Records to process START

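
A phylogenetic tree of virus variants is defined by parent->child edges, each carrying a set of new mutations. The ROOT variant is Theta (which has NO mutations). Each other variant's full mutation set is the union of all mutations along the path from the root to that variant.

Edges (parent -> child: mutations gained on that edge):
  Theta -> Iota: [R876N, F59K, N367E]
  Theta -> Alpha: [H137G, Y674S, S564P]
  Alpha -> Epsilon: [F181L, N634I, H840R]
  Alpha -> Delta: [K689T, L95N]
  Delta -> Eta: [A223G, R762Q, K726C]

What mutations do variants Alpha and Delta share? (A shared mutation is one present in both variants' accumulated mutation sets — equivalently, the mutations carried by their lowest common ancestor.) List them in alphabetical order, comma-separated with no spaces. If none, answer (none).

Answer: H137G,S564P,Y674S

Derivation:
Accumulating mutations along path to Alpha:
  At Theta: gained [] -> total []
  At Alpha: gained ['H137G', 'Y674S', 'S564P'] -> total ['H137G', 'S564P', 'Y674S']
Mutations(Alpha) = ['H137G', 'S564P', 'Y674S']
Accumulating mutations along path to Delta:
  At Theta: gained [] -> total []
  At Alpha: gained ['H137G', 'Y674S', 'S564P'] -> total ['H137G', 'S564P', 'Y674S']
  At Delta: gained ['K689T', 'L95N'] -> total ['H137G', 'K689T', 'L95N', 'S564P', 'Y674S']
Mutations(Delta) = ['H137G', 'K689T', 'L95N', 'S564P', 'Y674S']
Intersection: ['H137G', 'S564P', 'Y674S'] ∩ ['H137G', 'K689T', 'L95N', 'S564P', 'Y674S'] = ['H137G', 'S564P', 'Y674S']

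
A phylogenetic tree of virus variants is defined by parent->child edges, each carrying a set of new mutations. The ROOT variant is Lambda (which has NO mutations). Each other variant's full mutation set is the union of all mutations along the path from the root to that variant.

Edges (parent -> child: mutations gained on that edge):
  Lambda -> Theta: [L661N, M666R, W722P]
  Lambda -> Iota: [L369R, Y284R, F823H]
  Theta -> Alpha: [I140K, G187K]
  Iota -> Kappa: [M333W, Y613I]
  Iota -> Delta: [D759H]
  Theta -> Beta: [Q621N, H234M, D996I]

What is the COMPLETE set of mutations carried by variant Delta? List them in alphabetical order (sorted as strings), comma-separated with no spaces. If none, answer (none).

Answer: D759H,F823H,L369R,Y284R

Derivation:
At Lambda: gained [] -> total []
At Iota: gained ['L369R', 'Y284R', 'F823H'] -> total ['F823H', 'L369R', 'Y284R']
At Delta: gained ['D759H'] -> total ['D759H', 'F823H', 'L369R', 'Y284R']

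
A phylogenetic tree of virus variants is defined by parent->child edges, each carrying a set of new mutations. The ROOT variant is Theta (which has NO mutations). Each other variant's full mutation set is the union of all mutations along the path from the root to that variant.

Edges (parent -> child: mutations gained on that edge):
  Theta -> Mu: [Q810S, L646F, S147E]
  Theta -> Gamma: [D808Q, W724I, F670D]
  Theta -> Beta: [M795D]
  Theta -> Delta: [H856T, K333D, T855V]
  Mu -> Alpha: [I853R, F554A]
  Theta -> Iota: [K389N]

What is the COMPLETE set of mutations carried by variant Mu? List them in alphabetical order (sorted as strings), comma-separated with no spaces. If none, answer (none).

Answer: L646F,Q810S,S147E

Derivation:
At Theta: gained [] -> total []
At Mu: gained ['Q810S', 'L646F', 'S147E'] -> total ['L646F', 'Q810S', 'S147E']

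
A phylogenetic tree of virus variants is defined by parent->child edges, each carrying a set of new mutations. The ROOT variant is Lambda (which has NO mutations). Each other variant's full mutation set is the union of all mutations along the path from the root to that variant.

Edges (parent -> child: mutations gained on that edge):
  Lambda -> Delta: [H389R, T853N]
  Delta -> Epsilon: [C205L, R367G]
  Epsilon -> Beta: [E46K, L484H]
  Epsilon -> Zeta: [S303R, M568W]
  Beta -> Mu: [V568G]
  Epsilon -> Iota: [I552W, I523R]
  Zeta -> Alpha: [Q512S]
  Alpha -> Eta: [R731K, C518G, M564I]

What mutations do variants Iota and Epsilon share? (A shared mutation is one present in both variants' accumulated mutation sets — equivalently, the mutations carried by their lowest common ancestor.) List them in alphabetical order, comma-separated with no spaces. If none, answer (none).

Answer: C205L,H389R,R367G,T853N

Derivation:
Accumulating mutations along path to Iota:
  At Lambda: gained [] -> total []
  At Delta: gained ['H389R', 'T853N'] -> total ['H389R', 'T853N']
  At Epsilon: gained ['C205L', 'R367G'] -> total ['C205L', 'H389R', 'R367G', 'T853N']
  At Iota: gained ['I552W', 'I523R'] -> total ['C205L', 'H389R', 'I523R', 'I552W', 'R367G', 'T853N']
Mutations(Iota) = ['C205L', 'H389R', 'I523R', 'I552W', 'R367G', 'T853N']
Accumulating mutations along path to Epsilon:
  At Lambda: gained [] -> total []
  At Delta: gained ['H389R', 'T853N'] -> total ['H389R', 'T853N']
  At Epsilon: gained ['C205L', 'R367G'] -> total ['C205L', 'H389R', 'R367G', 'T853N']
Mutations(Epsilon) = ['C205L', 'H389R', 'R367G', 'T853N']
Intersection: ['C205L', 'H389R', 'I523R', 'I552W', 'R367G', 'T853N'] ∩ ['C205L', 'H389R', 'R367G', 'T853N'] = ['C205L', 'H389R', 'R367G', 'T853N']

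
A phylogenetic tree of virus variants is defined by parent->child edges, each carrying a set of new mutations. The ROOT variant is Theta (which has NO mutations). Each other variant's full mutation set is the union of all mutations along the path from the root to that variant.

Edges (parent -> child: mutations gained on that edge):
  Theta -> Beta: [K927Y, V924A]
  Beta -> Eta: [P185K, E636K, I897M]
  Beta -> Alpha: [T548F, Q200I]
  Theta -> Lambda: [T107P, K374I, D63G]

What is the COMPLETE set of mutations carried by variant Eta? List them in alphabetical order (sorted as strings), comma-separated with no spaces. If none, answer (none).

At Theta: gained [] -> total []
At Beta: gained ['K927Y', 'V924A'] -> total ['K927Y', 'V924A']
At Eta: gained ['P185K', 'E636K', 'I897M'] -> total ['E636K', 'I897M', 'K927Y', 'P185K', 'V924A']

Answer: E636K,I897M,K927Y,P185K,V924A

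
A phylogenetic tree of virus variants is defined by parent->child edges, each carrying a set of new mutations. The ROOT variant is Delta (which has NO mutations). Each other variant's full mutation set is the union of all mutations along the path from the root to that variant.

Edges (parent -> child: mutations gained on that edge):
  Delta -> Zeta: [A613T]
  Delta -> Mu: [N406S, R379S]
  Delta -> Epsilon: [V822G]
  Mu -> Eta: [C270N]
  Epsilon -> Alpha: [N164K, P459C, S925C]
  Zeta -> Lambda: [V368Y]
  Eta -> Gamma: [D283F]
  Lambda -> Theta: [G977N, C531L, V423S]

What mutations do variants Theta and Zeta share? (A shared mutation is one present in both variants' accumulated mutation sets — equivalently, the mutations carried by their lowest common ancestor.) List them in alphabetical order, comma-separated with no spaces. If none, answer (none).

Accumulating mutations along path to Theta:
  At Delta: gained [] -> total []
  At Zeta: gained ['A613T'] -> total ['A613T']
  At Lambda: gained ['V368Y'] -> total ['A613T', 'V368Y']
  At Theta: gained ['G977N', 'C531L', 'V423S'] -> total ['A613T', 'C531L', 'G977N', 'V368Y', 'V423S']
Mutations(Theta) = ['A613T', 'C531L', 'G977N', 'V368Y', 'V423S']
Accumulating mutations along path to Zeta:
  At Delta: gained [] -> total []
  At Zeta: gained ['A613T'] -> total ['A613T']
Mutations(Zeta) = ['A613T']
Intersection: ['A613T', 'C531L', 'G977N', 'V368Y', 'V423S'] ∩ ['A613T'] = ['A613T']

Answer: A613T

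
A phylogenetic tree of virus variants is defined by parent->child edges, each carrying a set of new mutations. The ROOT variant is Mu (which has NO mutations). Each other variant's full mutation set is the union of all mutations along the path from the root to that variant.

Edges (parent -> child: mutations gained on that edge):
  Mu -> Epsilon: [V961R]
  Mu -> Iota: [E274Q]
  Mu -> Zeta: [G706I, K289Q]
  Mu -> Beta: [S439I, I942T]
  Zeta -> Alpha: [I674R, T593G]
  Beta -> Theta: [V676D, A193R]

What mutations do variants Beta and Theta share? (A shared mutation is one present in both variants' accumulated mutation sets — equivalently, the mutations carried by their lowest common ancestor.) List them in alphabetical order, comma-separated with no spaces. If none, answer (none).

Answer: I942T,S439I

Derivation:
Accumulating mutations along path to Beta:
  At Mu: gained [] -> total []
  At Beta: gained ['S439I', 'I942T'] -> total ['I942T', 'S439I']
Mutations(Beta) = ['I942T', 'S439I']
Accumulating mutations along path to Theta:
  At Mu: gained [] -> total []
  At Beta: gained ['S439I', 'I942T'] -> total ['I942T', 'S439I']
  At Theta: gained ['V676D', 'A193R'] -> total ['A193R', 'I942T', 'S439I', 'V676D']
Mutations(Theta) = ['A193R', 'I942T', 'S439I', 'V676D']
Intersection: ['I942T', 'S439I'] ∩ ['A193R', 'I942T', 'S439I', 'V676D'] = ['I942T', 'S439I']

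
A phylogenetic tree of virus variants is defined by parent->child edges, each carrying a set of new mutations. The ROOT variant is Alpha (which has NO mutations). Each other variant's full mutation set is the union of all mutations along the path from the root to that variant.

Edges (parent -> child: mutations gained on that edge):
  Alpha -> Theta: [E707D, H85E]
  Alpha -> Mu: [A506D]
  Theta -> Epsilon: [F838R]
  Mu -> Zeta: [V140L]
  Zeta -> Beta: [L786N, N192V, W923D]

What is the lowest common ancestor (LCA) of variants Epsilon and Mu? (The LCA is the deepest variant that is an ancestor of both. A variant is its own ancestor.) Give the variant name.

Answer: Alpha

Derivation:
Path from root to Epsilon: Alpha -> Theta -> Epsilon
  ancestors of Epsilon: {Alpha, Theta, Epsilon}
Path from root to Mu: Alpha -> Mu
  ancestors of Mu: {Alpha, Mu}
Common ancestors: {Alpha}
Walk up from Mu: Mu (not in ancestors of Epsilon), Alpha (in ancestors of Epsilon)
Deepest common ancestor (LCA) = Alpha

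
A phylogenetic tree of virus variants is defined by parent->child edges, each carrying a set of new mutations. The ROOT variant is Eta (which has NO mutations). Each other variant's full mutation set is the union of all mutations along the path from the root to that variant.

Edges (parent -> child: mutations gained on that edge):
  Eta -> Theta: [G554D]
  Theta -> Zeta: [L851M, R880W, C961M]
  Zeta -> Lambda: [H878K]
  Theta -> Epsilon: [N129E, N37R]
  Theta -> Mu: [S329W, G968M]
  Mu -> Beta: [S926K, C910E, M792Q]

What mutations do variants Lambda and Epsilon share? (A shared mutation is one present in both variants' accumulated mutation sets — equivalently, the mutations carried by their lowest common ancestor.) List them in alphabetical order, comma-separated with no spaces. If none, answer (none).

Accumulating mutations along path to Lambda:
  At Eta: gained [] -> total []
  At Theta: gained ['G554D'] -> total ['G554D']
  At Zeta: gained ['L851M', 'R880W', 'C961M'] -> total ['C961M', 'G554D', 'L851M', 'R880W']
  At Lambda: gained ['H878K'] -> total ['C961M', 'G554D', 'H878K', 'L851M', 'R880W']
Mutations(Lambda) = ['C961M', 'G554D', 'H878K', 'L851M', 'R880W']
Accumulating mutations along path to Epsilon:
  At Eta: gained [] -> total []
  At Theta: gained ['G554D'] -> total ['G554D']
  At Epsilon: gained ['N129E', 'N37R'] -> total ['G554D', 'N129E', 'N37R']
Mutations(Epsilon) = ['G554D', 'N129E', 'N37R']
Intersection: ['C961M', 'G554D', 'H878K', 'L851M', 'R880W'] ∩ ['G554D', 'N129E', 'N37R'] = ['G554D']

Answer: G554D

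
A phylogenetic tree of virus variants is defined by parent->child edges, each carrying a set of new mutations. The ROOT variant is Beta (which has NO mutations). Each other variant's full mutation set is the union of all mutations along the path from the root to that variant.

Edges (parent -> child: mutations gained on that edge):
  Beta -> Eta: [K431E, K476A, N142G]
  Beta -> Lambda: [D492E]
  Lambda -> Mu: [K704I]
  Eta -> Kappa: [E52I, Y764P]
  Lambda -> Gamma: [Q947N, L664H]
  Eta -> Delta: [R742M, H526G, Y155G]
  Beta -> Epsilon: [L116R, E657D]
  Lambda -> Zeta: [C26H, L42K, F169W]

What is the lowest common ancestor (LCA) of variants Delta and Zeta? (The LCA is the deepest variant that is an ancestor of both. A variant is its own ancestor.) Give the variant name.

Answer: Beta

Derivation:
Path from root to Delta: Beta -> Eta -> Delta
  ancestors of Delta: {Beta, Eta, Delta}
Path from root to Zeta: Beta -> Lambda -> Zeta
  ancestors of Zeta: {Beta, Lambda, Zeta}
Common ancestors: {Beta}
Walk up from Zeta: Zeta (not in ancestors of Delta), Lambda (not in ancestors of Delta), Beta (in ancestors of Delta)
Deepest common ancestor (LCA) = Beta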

Records to process END

* [Problem details]
Where in the entries does the word "Gamma" occur? Copy out each line that has it.

* [Task answer]
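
  Theta -> Gamma: [D808Q, W724I, F670D]
  Eta -> Gamma: [D283F]
  Lambda -> Gamma: [Q947N, L664H]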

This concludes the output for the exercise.